__EXERCISE PROMPT__: Look through the data below and count each line where the word "plateau" appears. Reply with the count alone.

Extracted records
-- -- --
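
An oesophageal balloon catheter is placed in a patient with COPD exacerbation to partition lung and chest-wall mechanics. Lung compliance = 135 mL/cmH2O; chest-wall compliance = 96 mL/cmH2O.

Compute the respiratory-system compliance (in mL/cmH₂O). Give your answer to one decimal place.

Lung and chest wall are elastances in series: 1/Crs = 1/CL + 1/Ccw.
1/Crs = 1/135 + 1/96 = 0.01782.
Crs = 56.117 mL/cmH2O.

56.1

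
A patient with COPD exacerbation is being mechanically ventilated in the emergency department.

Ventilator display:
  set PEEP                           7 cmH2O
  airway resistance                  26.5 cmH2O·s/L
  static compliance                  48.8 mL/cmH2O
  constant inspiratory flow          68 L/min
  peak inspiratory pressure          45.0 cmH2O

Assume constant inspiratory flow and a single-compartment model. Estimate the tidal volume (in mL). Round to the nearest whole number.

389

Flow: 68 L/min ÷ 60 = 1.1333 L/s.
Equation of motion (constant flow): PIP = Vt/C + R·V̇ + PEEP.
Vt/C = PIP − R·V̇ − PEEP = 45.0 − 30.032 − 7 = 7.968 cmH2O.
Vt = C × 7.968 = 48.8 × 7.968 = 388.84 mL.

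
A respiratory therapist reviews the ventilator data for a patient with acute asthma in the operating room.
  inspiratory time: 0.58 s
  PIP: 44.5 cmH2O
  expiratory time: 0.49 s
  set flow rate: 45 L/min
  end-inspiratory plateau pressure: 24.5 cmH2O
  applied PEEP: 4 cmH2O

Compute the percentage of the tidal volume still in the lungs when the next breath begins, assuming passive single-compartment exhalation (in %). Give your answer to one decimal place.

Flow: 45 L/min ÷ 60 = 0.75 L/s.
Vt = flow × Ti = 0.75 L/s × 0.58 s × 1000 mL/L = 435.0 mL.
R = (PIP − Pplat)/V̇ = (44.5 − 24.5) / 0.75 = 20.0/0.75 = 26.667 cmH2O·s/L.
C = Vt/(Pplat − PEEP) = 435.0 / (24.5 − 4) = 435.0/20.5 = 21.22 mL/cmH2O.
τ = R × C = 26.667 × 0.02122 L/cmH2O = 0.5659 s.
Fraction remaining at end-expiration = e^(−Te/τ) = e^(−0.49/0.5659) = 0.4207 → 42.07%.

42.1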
-- -- --
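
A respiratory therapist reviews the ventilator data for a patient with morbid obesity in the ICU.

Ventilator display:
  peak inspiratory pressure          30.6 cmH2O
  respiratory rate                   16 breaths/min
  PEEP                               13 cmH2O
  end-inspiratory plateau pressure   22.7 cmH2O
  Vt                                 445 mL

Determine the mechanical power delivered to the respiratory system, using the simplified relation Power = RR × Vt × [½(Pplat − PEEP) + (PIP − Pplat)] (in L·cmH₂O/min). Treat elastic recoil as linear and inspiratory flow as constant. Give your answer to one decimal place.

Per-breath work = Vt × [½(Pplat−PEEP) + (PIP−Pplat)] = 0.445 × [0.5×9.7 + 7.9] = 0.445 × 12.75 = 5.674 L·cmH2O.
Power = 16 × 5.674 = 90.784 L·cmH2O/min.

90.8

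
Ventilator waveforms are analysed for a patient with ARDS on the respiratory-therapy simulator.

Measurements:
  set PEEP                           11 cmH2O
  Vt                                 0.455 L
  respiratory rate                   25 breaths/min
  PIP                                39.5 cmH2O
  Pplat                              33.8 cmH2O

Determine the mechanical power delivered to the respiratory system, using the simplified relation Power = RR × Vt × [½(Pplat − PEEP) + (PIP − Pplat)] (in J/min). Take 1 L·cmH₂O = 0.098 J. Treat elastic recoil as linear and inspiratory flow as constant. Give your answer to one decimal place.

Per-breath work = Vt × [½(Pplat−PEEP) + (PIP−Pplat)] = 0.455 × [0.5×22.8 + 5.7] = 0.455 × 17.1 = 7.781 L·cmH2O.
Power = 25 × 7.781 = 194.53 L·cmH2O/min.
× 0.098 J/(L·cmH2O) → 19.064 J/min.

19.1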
-- -- --
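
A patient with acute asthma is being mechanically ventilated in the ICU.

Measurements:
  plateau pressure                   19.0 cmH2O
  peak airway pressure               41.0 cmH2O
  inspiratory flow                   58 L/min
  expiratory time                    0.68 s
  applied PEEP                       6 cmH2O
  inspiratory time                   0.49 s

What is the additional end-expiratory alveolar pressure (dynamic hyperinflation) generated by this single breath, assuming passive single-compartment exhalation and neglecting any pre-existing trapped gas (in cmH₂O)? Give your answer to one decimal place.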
-- -- --
__OUTPUT OF THE EXERCISE__: 3